The task –
Needed from the data below: every line from the one with "Does every instance of Dia" up to and including the one with "In a modal-logic exercise, a frame is specified by worlds", repeated exactly and with nothing else.

Raw data –
⟨

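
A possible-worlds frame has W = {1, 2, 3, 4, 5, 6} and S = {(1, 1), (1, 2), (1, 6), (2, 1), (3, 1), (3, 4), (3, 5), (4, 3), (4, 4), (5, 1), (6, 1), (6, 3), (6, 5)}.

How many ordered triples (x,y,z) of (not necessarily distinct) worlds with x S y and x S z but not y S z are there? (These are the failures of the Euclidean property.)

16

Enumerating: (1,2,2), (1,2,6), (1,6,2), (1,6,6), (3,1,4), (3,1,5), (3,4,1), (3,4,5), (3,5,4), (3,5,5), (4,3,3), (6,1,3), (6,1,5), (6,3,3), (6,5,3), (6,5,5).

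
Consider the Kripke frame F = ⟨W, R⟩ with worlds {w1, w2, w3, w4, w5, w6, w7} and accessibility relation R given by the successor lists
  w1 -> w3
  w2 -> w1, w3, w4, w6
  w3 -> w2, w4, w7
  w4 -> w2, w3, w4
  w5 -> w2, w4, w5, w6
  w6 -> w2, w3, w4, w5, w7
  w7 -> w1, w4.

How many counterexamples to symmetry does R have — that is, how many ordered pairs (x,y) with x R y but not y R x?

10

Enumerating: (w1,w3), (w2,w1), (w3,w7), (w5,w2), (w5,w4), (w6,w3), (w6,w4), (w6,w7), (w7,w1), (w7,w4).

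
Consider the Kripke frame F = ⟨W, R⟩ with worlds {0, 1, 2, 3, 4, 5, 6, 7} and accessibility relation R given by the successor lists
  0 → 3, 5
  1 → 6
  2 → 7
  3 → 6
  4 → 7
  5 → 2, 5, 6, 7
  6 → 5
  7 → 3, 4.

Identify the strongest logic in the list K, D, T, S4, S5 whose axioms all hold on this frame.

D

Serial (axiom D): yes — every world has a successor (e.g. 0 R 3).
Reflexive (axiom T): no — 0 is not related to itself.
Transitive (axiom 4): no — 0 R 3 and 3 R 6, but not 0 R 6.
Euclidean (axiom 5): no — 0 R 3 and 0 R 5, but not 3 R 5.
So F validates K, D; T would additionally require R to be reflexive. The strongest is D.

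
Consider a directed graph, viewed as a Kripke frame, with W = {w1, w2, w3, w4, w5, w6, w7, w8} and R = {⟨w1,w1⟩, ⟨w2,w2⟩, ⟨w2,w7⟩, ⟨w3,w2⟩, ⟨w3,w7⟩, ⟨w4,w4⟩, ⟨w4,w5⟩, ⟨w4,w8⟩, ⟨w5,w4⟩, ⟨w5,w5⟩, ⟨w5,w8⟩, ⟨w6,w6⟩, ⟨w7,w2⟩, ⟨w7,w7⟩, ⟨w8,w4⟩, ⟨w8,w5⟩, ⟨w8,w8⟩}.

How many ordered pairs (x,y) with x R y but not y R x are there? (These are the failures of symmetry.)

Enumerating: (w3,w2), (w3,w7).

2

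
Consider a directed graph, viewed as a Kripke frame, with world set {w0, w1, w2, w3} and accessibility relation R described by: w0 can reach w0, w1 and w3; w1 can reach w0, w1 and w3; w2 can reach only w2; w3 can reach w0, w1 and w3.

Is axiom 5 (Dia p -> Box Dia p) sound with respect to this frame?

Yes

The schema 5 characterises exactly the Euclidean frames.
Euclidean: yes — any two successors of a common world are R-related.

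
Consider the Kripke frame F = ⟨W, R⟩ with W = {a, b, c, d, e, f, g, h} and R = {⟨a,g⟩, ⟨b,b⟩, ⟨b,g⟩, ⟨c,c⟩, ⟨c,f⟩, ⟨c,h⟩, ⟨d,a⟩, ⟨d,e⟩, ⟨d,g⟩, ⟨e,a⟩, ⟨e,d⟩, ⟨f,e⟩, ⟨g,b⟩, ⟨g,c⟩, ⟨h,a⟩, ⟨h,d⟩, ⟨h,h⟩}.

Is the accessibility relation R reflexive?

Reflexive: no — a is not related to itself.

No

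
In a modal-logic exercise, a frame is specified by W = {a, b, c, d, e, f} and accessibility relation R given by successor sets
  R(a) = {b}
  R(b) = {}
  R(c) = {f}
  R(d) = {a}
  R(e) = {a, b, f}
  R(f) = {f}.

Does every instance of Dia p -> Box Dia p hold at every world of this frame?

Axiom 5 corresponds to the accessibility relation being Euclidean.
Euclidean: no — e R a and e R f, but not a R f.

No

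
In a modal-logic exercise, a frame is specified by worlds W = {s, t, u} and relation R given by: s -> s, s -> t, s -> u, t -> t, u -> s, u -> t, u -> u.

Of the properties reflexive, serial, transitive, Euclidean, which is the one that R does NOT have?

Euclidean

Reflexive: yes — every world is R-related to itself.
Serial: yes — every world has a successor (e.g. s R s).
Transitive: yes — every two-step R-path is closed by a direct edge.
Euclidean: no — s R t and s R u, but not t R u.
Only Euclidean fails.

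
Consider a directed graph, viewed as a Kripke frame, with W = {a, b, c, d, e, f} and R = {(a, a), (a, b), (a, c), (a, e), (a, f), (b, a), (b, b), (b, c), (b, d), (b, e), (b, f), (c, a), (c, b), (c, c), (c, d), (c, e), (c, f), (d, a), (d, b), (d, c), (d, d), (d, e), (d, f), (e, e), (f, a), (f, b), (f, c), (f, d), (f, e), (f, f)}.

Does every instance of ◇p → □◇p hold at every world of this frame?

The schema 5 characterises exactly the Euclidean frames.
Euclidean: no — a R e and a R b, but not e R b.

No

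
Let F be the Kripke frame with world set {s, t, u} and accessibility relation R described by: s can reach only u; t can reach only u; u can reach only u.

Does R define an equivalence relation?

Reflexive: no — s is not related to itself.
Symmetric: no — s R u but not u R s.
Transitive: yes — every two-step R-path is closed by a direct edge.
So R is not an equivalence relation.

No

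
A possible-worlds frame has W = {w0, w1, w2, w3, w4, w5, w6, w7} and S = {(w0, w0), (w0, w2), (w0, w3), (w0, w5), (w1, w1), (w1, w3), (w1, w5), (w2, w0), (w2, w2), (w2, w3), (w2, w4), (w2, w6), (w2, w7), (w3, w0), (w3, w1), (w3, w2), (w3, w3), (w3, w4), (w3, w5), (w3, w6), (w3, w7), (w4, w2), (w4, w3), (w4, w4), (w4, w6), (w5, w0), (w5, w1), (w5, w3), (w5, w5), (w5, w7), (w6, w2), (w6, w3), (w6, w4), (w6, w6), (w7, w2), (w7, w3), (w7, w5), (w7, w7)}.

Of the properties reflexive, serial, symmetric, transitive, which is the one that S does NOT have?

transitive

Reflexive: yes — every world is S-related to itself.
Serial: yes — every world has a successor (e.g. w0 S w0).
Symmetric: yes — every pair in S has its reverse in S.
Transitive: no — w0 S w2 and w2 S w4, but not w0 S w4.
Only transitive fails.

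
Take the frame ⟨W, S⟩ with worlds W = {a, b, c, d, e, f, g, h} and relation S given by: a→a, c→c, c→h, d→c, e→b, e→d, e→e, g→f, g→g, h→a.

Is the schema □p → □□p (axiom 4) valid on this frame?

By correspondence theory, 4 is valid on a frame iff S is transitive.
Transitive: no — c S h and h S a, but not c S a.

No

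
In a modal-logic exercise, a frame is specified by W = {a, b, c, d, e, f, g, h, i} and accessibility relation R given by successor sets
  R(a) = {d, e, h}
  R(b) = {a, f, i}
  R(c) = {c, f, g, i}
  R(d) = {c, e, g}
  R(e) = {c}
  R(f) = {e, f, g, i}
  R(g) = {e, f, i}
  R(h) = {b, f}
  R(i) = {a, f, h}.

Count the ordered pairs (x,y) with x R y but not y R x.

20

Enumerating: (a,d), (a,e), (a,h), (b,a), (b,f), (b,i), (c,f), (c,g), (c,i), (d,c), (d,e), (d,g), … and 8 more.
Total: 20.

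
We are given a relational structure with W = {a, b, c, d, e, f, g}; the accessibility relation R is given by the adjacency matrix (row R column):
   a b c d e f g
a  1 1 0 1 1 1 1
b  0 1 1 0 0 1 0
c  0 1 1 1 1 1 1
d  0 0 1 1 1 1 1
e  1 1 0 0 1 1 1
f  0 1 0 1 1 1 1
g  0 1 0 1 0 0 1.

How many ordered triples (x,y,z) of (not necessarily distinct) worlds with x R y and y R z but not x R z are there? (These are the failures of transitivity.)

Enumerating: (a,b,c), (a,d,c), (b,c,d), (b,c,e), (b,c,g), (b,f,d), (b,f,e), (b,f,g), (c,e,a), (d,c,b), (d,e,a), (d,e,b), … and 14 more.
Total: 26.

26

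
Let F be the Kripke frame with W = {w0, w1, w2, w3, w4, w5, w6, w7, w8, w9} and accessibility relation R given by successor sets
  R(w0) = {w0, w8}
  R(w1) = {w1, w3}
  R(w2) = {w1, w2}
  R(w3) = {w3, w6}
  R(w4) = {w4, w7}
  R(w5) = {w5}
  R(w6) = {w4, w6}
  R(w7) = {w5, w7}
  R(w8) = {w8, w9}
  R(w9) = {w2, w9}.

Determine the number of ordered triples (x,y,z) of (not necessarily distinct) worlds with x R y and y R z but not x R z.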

⟩

Reply –
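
Does every instance of Dia p -> Box Dia p hold at every world of this frame?

Axiom 5 corresponds to the accessibility relation being Euclidean.
Euclidean: no — e R a and e R f, but not a R f.

No

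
In a modal-logic exercise, a frame is specified by worlds W = {s, t, u} and relation R given by: s -> s, s -> t, s -> u, t -> t, u -> s, u -> t, u -> u.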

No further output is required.